YOUR ASSIGNMENT:
From the data below, return the exact lines starting at the line containing "Given sorted lists" and ending at the line containing "9, 19, 20].", both included, and nothing else.

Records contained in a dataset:
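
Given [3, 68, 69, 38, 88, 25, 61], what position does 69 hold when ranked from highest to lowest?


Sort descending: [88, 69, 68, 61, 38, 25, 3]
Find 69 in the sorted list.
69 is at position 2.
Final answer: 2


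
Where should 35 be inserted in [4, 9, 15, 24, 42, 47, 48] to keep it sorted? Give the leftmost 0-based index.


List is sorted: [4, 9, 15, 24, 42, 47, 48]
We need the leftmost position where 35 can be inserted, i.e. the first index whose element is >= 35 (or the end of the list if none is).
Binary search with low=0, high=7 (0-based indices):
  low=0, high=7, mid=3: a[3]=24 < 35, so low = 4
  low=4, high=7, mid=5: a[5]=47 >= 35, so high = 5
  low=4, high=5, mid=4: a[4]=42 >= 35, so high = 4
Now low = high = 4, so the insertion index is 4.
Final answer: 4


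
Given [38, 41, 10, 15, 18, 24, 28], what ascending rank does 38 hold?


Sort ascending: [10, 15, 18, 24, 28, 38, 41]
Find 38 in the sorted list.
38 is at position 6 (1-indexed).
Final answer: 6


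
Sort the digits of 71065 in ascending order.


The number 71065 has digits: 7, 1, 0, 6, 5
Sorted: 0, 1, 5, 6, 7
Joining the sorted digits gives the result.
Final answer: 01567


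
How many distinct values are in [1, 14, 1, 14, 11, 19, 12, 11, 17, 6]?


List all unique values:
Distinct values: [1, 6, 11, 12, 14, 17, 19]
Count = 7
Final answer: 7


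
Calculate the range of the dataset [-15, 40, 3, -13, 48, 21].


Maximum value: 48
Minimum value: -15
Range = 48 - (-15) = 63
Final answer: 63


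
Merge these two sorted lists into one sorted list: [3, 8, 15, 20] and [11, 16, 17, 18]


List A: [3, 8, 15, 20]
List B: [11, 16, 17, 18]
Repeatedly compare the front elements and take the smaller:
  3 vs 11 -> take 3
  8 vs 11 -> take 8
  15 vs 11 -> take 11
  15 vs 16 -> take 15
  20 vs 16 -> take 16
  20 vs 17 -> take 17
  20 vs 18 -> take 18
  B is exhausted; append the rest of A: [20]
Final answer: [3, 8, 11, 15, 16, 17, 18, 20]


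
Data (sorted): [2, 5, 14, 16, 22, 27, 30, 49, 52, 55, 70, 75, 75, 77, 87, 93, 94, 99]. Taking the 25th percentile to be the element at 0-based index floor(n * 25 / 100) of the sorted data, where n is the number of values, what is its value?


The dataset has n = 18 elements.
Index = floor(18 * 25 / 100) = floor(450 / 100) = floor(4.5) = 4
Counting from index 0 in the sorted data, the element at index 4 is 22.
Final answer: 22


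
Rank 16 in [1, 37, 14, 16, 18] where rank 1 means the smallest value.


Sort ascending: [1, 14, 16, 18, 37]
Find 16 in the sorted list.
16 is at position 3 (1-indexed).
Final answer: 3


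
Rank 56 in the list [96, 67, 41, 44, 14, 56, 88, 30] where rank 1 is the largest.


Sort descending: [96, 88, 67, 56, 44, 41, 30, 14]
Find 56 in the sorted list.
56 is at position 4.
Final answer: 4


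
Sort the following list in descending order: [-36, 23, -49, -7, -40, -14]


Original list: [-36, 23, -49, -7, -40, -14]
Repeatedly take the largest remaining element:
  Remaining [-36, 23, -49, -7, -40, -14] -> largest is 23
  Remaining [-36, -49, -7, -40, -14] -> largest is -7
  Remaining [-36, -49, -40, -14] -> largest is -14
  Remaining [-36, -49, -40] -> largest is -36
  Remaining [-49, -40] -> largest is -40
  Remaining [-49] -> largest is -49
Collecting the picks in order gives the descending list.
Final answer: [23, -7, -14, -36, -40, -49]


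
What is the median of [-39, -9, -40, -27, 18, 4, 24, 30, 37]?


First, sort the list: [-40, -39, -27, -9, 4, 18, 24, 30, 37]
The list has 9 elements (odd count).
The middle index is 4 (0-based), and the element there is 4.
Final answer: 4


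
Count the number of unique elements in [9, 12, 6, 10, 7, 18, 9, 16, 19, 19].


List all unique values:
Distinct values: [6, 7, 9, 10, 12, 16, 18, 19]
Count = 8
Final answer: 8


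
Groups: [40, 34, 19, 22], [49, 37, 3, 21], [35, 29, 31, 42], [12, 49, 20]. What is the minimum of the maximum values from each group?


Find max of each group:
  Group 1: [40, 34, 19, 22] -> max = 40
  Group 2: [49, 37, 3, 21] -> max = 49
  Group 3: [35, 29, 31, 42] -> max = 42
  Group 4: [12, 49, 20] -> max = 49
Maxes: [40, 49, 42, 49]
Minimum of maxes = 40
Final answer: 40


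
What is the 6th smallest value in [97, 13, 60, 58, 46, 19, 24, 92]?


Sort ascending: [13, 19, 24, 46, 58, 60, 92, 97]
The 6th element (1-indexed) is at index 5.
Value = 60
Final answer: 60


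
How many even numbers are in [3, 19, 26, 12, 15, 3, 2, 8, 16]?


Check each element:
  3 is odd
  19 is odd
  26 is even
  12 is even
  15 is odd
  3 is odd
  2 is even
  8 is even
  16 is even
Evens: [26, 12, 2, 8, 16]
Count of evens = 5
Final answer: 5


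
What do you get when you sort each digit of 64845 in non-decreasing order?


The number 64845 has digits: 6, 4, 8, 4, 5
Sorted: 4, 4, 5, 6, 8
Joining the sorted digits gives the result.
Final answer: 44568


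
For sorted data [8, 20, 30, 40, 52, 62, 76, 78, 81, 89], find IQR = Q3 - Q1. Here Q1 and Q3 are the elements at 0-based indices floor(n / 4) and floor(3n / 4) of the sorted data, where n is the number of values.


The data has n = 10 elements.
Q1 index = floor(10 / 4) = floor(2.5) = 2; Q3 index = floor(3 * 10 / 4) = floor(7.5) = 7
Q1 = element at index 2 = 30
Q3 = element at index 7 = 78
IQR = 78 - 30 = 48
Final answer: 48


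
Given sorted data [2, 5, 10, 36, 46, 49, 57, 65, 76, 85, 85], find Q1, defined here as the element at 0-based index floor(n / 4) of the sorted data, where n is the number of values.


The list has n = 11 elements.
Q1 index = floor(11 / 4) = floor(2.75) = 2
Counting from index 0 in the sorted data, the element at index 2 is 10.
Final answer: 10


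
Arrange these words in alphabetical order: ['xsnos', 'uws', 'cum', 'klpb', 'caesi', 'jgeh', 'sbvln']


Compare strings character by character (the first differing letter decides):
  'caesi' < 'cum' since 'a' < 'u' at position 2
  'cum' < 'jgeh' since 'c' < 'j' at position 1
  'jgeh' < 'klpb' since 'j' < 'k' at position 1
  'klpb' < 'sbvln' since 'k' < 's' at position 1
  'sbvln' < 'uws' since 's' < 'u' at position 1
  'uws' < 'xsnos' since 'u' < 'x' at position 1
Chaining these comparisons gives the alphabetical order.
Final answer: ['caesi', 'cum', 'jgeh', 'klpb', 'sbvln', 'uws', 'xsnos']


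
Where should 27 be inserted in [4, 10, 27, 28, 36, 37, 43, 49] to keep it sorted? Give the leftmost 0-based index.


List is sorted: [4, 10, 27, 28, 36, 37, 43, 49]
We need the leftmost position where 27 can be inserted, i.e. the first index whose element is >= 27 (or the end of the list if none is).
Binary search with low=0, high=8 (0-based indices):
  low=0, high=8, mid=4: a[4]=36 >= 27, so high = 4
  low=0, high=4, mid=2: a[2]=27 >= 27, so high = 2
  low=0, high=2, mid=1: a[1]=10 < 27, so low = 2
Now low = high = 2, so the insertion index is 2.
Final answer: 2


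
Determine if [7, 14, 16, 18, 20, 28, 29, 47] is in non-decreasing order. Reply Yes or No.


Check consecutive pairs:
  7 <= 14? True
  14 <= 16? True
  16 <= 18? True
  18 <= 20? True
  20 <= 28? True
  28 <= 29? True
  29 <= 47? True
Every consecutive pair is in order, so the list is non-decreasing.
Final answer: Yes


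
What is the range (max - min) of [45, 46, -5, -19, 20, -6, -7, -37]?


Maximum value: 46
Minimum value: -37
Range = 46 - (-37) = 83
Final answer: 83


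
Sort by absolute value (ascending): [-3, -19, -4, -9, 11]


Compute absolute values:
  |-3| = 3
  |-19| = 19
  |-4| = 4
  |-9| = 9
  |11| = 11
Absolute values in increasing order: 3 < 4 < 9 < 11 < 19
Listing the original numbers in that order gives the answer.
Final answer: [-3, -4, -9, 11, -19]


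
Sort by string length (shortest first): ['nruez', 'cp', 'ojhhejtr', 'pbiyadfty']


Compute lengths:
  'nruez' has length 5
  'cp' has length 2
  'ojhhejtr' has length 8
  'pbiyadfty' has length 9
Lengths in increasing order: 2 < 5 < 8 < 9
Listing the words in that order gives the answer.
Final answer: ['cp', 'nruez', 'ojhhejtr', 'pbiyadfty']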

--

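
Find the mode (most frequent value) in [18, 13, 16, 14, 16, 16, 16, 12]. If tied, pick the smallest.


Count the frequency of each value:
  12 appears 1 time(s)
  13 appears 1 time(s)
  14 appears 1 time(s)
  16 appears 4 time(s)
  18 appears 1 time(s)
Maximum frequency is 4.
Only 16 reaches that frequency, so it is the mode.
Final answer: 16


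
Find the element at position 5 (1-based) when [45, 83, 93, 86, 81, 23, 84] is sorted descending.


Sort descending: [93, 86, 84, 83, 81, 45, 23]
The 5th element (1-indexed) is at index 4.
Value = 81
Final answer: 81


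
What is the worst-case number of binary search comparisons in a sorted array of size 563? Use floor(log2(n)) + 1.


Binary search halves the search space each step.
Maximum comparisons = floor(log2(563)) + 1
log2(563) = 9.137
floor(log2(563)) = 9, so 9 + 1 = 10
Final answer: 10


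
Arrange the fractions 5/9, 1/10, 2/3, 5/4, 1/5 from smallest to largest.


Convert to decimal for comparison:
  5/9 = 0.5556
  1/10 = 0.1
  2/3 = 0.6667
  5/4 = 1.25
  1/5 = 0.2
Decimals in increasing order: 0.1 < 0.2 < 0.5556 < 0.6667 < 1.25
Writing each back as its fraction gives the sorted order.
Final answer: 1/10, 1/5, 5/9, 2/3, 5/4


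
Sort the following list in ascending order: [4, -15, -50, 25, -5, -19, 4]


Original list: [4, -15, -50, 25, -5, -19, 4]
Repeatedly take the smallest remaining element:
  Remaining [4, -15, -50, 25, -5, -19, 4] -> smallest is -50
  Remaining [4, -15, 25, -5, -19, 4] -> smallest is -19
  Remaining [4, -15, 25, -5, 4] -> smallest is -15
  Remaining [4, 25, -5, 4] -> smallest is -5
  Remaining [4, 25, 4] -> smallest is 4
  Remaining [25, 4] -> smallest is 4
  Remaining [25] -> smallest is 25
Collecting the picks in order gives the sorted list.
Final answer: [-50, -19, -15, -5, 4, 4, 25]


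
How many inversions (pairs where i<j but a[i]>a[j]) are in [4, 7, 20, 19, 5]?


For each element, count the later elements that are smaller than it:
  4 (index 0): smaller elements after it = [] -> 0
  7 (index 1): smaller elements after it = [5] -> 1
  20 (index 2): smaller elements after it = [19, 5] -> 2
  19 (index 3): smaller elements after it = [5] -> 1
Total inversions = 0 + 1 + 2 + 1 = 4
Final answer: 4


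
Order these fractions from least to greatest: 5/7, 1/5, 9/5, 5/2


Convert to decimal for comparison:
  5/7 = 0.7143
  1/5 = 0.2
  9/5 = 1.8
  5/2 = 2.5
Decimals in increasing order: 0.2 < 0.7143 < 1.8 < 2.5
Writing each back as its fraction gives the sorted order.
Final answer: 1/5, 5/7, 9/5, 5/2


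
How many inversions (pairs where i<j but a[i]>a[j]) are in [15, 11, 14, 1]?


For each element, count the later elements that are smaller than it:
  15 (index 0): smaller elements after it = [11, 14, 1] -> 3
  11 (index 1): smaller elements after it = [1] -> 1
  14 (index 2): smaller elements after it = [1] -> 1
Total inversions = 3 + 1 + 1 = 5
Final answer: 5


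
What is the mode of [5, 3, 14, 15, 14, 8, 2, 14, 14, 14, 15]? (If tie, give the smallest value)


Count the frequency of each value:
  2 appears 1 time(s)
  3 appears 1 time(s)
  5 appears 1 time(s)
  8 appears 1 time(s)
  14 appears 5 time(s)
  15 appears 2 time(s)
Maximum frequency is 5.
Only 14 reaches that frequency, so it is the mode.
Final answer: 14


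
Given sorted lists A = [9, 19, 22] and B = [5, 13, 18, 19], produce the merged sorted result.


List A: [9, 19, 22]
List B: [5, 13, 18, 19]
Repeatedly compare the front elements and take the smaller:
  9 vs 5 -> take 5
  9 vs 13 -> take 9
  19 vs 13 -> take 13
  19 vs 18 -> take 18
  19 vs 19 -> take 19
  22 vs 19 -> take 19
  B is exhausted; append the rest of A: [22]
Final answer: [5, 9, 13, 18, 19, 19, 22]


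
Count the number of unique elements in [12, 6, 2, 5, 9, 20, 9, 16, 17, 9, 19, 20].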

ANSWER:
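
Given sorted lists A = [9, 19, 22] and B = [5, 13, 18, 19], produce the merged sorted result.


List A: [9, 19, 22]
List B: [5, 13, 18, 19]
Repeatedly compare the front elements and take the smaller:
  9 vs 5 -> take 5
  9 vs 13 -> take 9
  19 vs 13 -> take 13
  19 vs 18 -> take 18
  19 vs 19 -> take 19
  22 vs 19 -> take 19
  B is exhausted; append the rest of A: [22]
Final answer: [5, 9, 13, 18, 19, 19, 22]


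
Count the number of unique elements in [12, 6, 2, 5, 9, 20, 9, 16, 17, 9, 19, 20].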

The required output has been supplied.